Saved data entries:
[Start of Attachment]

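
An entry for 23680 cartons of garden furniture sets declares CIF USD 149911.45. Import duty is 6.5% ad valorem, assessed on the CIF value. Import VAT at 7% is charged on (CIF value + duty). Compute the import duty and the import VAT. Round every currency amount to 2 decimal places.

Import duty = 149911.45 × 6.5% = 9744.24
VAT base = CIF + duty = 149911.45 + 9744.24 = 159655.69
Import VAT = 159655.69 × 7% = 11175.90

Import duty: USD 9744.24; import VAT: USD 11175.90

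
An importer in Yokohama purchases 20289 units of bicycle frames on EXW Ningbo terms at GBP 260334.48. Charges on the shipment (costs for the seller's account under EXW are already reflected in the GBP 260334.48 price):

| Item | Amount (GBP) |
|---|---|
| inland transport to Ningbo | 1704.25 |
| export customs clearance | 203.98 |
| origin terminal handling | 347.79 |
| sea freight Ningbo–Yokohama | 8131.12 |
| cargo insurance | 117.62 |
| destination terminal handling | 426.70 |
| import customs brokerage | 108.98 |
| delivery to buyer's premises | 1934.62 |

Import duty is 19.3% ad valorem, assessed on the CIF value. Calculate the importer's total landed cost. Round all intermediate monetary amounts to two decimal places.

EXW: the seller makes goods available at their premises; the buyer bears all onward costs.
CIF value = EXW price + inland to port + export clearance + origin terminal + freight + insurance = 260334.48 + 1704.25 + 203.98 + 347.79 + 8131.12 + 117.62 = 270839.24
Import duty = 270839.24 × 19.3% = 52271.97
Buyer bears: inland to port 1704.25 + export clearance 203.98 + origin terminal 347.79 + freight 8131.12 + insurance 117.62 + destination terminal 426.70 + brokerage 108.98 + delivery 1934.62 + duty 52271.97 = 65247.03
Landed cost = invoice 260334.48 + 65247.03 = 325581.51

Total landed cost: GBP 325581.51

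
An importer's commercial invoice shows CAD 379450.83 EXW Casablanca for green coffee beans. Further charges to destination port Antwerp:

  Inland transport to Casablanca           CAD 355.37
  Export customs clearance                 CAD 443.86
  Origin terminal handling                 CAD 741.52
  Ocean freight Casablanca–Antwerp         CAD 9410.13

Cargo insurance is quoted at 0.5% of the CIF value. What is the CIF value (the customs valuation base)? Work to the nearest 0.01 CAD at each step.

Let C be the CIF value. C = EXW price + pre-shipment costs + freight + 0.5% × C
C − 0.5% × C = 379450.83 + 355.37 + 443.86 + 741.52 + 9410.13
0.995 × C = 390401.71
C = 390401.71 / 0.995 = 392363.53
Insurance premium = 0.5% × 392363.53 = 1961.82

CIF value: CAD 392363.53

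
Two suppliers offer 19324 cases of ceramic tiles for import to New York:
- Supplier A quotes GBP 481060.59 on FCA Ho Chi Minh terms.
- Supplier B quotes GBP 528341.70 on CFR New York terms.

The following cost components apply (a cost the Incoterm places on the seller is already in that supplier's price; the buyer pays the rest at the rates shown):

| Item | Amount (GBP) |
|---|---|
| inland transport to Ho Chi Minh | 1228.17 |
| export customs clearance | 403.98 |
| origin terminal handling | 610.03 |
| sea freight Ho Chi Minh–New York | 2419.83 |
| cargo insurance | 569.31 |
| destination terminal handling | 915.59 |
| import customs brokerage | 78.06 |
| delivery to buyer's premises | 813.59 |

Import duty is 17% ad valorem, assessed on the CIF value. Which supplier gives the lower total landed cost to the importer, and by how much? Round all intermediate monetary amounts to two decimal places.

Supplier A (FCA):
CIF value = FCA price + origin terminal + freight + insurance = 481060.59 + 610.03 + 2419.83 + 569.31 = 484659.76
Import duty = 484659.76 × 17% = 82392.16
Buyer bears (A): 610.03 + 2419.83 + 569.31 + 915.59 + 78.06 + 813.59 = 5406.41
Landed cost (A) = invoice 481060.59 + 5406.41 + duty 82392.16 = 568859.16
Supplier B (CFR):
CIF value = CFR price + insurance = 528341.70 + 569.31 = 528911.01
Import duty = 528911.01 × 17% = 89914.87
Buyer bears (B): 569.31 + 915.59 + 78.06 + 813.59 = 2376.55
Landed cost (B) = invoice 528341.70 + 2376.55 + duty 89914.87 = 620633.12
Difference = |568859.16 − 620633.12| = 51773.96

Supplier A is cheaper by GBP 51773.96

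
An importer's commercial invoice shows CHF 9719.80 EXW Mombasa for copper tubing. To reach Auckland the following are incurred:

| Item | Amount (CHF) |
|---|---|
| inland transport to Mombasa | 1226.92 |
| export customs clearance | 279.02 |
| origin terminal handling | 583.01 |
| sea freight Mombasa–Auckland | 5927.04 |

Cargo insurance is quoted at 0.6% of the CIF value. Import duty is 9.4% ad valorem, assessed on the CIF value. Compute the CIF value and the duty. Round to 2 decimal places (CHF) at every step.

CIF value: CHF 17842.85; import duty: CHF 1677.23

Let C be the CIF value. C = EXW price + pre-shipment costs + freight + 0.6% × C
C − 0.6% × C = 9719.80 + 1226.92 + 279.02 + 583.01 + 5927.04
0.994 × C = 17735.79
C = 17735.79 / 0.994 = 17842.85
Insurance premium = 0.6% × 17842.85 = 107.06
Import duty = 17842.85 × 9.4% = 1677.23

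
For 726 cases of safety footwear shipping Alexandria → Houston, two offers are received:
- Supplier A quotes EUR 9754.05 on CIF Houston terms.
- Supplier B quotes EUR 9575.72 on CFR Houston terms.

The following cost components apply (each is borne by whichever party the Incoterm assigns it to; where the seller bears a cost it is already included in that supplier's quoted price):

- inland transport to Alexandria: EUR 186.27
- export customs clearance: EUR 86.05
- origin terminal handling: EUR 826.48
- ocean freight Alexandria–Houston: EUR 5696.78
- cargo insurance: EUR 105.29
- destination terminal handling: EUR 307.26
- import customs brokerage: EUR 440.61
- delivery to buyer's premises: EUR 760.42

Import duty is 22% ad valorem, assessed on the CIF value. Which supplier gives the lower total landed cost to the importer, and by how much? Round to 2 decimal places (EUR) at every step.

Supplier A (CIF):
The CIF price already equals the CIF value: 9754.05
Import duty = 9754.05 × 22% = 2145.89
Buyer bears (A): 307.26 + 440.61 + 760.42 = 1508.29
Landed cost (A) = invoice 9754.05 + 1508.29 + duty 2145.89 = 13408.23
Supplier B (CFR):
CIF value = CFR price + insurance = 9575.72 + 105.29 = 9681.01
Import duty = 9681.01 × 22% = 2129.82
Buyer bears (B): 105.29 + 307.26 + 440.61 + 760.42 = 1613.58
Landed cost (B) = invoice 9575.72 + 1613.58 + duty 2129.82 = 13319.12
Difference = |13408.23 − 13319.12| = 89.11

Supplier B is cheaper by EUR 89.11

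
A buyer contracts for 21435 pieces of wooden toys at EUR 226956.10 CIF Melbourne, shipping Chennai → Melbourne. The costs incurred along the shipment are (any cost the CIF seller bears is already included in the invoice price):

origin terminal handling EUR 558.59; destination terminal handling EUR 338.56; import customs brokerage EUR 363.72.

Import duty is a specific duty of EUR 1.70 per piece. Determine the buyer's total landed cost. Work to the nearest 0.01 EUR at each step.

Total landed cost: EUR 264097.88

CIF: the seller pays costs through ocean freight and marine insurance to the destination port.
Already in the invoice (seller's account under CIF): origin terminal — exclude.
The CIF price already equals the CIF value: 226956.10
Import duty = 21435 × 1.70 = 36439.50
Buyer bears: destination terminal 338.56 + brokerage 363.72 + duty 36439.50 = 37141.78
Landed cost = invoice 226956.10 + 37141.78 = 264097.88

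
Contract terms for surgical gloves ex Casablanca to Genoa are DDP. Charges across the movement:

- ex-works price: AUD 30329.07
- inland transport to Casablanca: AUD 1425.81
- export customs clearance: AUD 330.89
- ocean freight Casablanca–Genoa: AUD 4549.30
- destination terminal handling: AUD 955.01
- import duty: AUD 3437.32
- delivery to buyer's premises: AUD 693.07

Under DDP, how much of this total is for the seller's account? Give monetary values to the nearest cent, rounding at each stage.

DDP: the seller bears all costs including import duty.
Seller's account: goods 30329.07 + inland to port 1425.81 + export clearance 330.89 + freight 4549.30 + destination terminal 955.01 + duty 3437.32 + delivery 693.07 = 41720.47
Buyer's account: 0.00

Seller's account: AUD 41720.47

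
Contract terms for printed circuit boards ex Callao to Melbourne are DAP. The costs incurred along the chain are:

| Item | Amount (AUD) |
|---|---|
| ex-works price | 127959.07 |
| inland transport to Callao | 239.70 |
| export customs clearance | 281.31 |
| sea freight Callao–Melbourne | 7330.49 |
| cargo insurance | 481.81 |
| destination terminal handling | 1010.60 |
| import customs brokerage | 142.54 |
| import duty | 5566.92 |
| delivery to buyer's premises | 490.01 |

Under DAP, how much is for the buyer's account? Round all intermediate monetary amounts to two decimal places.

DAP: the seller bears all costs to the named destination except import duty and clearance.
Seller's account: goods 127959.07 + inland to port 239.70 + export clearance 281.31 + freight 7330.49 + insurance 481.81 + destination terminal 1010.60 + delivery 490.01 = 137792.99
Buyer's account: brokerage 142.54 + duty 5566.92 = 5709.46

Buyer's account: AUD 5709.46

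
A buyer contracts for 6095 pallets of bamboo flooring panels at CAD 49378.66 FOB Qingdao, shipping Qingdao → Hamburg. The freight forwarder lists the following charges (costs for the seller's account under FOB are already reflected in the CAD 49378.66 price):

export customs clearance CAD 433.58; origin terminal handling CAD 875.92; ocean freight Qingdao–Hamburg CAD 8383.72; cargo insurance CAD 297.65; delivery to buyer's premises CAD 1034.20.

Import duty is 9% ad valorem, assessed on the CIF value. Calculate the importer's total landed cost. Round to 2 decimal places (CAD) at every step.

Total landed cost: CAD 64319.63

FOB: the seller bears costs until goods are on board at the origin port; the buyer bears freight, insurance and all costs thereafter.
Already in the invoice (seller's account under FOB): export clearance, origin terminal — exclude.
CIF value = FOB price + freight + insurance = 49378.66 + 8383.72 + 297.65 = 58060.03
Import duty = 58060.03 × 9% = 5225.40
Buyer bears: freight 8383.72 + insurance 297.65 + delivery 1034.20 + duty 5225.40 = 14940.97
Landed cost = invoice 49378.66 + 14940.97 = 64319.63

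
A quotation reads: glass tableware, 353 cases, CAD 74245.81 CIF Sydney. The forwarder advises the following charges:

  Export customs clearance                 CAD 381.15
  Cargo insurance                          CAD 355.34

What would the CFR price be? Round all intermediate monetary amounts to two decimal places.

CFR price: CAD 73890.47

Not relevant to the conversion: export clearance — on the seller under both CIF and CFR; already in the CIF price and stays in the CFR price.
From CIF to CFR, the seller no longer bears: insurance.
CFR price = 74245.81 − 355.34 = 73890.47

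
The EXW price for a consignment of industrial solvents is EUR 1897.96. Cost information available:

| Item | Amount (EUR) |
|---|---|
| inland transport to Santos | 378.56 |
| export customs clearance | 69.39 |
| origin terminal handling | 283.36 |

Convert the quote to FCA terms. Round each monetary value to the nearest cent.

Not relevant to the conversion: origin terminal — on the buyer under both terms; not part of either seller's price.
From EXW to FCA, the seller additionally bears: inland to port, export clearance.
FCA price = 1897.96 + 378.56 + 69.39 = 2345.91

FCA price: EUR 2345.91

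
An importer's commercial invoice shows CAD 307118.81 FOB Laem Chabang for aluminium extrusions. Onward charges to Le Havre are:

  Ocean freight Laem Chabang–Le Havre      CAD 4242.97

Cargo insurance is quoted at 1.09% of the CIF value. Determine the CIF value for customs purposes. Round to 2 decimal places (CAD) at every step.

Let C be the CIF value. C = FOB price + freight + 1.09% × C
C − 1.09% × C = 307118.81 + 4242.97
0.9891 × C = 311361.78
C = 311361.78 / 0.9891 = 314793.02
Insurance premium = 1.09% × 314793.02 = 3431.24

CIF value: CAD 314793.02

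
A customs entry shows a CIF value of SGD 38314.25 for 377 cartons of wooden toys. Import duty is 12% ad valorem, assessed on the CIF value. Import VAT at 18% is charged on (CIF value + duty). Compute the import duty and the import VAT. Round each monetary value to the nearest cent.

Import duty: SGD 4597.71; import VAT: SGD 7724.15

Import duty = 38314.25 × 12% = 4597.71
VAT base = CIF + duty = 38314.25 + 4597.71 = 42911.96
Import VAT = 42911.96 × 18% = 7724.15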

[End of Attachment]

# What the task asks:
A single number is the whole answer: report how many lines in the data above include the word "Antwerp".

# Response box:
2